Exercise aim
Check every line of the data and copy the ones where "number" appears.

Dataset entries

↓↓↓

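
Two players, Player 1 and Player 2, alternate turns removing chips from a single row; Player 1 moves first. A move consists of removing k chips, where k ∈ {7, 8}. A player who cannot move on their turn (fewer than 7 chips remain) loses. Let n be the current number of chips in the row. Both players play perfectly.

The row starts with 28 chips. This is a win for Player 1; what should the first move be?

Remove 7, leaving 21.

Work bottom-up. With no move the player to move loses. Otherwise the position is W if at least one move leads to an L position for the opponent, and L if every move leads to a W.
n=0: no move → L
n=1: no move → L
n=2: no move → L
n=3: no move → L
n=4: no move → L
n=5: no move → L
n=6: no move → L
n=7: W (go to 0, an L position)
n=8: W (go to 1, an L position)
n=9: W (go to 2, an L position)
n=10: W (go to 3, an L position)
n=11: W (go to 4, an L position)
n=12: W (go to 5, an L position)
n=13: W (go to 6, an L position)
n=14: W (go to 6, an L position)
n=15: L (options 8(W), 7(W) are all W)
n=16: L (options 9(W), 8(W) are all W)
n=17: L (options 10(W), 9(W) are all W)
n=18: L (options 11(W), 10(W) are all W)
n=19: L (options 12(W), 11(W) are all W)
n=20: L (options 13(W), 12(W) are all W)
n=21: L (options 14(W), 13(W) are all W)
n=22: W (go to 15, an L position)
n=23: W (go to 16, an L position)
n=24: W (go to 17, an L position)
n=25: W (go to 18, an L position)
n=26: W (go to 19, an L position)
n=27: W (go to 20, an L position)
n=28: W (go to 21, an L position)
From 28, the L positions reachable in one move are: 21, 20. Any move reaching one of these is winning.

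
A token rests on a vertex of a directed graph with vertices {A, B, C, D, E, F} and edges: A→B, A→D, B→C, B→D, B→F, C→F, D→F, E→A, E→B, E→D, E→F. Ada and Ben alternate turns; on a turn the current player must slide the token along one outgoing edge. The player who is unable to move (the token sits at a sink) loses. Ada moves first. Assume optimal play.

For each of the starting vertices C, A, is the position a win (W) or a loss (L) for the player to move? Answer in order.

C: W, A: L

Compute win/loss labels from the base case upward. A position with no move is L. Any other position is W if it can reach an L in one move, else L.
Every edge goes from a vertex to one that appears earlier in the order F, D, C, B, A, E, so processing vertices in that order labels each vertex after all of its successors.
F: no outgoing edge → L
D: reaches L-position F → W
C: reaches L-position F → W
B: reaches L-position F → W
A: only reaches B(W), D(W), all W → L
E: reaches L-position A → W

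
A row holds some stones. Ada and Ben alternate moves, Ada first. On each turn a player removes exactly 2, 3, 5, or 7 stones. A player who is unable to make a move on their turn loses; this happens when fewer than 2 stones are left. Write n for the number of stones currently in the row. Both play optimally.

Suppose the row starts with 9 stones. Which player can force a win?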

↑↑↑
↓↓↓

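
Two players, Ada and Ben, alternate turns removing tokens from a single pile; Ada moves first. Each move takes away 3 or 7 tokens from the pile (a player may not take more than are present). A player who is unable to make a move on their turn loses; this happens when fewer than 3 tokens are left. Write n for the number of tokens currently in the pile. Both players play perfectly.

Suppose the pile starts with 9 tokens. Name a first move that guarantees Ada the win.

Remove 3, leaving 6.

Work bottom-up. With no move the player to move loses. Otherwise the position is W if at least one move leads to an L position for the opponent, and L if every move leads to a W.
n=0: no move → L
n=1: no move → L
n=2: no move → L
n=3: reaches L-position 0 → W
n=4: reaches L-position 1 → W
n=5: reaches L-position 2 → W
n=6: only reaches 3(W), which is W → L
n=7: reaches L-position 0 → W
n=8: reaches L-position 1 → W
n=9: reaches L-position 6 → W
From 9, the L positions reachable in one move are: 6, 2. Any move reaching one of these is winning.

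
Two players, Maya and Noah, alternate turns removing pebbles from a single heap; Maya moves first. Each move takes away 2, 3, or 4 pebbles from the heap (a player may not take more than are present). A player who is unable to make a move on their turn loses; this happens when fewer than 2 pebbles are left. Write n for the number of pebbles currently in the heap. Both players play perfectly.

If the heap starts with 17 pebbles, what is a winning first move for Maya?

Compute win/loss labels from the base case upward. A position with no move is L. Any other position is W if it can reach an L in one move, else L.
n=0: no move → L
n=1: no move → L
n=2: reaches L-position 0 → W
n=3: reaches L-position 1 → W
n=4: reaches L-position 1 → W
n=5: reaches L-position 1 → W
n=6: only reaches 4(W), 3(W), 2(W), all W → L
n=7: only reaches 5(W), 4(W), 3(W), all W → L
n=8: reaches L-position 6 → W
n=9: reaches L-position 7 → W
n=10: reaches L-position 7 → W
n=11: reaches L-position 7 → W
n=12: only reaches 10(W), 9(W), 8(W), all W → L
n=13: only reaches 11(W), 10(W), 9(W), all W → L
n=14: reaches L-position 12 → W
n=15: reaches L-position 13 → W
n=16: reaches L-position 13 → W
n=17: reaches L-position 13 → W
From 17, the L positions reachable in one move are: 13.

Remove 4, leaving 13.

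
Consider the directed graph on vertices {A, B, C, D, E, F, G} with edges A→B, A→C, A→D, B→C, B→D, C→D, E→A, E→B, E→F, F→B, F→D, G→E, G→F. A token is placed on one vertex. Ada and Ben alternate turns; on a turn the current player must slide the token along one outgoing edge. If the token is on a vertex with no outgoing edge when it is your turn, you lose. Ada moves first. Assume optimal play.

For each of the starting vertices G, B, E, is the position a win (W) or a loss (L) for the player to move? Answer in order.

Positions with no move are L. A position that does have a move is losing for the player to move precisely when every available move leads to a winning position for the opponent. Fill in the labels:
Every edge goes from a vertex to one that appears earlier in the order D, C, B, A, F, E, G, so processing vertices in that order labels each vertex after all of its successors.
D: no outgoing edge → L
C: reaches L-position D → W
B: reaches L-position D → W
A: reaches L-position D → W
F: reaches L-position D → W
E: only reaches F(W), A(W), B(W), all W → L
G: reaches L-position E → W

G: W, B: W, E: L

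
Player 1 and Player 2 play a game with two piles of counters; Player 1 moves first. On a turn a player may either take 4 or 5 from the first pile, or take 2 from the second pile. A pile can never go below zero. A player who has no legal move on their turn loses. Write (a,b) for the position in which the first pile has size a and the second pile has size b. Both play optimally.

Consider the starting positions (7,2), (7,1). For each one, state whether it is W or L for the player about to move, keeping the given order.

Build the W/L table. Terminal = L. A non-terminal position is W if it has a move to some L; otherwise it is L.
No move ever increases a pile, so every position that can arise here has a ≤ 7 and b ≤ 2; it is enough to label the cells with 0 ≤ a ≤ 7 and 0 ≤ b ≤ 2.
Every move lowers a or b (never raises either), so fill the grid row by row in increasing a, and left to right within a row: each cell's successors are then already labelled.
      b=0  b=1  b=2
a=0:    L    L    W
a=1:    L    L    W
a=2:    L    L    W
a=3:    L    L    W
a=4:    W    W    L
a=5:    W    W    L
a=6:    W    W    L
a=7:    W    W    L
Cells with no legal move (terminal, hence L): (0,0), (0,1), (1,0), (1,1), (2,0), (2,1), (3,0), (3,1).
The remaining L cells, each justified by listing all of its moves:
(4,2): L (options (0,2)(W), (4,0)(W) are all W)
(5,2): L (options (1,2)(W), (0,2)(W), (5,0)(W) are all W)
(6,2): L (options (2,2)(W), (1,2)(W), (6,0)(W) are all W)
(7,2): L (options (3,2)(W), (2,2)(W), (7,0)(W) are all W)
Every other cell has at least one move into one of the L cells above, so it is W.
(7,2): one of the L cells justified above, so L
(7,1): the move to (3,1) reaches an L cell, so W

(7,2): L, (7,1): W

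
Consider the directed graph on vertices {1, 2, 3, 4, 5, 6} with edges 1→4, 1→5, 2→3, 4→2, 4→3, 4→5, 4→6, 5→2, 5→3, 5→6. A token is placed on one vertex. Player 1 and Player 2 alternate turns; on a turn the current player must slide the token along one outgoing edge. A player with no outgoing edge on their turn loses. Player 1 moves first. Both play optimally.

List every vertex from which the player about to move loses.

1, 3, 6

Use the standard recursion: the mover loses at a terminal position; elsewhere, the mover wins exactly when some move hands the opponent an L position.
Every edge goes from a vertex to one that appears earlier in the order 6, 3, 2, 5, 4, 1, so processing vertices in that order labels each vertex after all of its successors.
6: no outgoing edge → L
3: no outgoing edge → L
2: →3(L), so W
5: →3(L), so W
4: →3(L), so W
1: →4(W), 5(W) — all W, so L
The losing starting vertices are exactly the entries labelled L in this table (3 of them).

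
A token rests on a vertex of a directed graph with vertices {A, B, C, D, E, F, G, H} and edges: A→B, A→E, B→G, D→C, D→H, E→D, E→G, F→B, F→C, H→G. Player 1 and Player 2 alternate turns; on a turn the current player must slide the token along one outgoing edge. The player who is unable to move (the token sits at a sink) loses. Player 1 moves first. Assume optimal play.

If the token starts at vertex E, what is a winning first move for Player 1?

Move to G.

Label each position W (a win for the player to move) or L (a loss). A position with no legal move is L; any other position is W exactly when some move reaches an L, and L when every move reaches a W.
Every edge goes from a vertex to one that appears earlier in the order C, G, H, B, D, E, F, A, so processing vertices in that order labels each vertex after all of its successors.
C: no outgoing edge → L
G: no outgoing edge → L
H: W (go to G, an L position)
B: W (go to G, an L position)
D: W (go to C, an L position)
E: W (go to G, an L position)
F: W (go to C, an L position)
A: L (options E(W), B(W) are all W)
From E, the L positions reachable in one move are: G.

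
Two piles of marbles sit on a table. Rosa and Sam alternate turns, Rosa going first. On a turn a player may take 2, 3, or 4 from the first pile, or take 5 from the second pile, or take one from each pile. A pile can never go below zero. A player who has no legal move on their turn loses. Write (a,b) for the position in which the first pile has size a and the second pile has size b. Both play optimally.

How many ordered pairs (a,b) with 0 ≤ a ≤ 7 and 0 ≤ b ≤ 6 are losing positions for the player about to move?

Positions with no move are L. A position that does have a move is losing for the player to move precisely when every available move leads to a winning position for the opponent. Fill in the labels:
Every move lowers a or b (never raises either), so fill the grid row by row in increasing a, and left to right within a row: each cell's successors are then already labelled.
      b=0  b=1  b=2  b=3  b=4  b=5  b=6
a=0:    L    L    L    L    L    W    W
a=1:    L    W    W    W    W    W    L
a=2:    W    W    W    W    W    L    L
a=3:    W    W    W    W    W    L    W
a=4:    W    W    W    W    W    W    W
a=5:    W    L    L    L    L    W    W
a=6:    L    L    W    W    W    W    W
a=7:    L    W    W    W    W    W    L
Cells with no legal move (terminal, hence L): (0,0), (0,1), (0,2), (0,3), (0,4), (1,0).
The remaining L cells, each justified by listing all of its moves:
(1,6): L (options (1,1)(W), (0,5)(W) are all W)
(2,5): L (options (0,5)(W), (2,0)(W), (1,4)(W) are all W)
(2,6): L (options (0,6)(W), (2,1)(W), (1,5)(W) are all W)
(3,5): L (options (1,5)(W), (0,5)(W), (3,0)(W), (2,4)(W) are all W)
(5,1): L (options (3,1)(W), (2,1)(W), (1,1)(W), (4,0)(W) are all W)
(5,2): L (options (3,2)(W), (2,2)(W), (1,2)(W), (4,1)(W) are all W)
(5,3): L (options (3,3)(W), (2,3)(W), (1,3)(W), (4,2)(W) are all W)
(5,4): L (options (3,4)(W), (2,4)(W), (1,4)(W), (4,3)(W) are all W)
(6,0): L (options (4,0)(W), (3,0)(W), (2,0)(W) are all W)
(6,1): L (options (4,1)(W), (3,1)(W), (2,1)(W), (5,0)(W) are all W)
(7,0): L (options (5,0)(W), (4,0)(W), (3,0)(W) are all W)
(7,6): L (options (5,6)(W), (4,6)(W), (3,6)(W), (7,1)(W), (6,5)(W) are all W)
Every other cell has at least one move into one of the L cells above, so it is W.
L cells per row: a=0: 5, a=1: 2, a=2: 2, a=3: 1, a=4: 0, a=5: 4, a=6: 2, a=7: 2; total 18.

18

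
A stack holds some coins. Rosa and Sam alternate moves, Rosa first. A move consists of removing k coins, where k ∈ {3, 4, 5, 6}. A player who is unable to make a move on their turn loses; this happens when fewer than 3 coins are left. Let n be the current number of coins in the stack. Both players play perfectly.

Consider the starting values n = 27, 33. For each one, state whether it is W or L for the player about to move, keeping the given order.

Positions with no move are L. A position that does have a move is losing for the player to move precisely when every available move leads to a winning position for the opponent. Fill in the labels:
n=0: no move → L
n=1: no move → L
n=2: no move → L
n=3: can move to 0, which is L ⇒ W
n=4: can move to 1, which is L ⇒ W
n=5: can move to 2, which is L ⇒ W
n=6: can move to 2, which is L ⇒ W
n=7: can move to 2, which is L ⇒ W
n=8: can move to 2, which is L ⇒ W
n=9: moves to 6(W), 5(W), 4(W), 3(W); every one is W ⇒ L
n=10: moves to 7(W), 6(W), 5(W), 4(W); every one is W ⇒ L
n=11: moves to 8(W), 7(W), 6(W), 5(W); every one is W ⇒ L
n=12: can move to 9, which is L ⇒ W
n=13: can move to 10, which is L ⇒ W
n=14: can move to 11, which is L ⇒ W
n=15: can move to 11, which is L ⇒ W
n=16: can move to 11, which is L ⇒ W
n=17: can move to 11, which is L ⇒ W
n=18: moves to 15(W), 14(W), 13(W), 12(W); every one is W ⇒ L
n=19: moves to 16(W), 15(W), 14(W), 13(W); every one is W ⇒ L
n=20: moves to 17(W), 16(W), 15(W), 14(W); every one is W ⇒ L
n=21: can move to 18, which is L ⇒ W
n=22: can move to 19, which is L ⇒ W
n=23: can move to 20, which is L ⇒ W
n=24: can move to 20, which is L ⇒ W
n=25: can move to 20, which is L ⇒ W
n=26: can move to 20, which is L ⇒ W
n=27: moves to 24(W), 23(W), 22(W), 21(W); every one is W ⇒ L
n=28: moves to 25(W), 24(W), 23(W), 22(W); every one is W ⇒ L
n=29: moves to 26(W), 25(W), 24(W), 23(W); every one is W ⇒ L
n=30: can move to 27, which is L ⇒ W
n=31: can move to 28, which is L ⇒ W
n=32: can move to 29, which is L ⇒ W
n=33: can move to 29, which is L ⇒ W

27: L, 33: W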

↑↑↑

Exercise output
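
Two players, Player 1 and Player 2, alternate turns removing chips from a single row; Player 1 moves first. A move consists of removing k chips, where k ∈ {7, 8}. A player who cannot move on their turn (fewer than 7 chips remain) loses. Let n be the current number of chips in the row. Both players play perfectly.
A row holds some stones. Ada and Ben alternate moves, Ada first. On each turn a player removes exactly 2, 3, 5, or 7 stones. A player who is unable to make a move on their turn loses; this happens when fewer than 2 stones are left. Write n for the number of stones currently in the row. Both play optimally.
Two players, Ada and Ben, alternate turns removing tokens from a single pile; Ada moves first. Each move takes away 3 or 7 tokens from the pile (a player may not take more than are present). A player who is unable to make a move on their turn loses; this happens when fewer than 3 tokens are left. Write n for the number of tokens currently in the pile. Both players play perfectly.
Two players, Maya and Noah, alternate turns removing pebbles from a single heap; Maya moves first. Each move takes away 2, 3, or 4 pebbles from the heap (a player may not take more than are present). A player who is unable to make a move on their turn loses; this happens when fewer than 2 pebbles are left. Write n for the number of pebbles currently in the heap. Both players play perfectly.
A stack holds some coins. Rosa and Sam alternate moves, Rosa first. A move consists of removing k coins, where k ∈ {3, 4, 5, 6}. A player who is unable to make a move on their turn loses; this happens when fewer than 3 coins are left. Let n be the current number of coins in the stack. Both players play perfectly.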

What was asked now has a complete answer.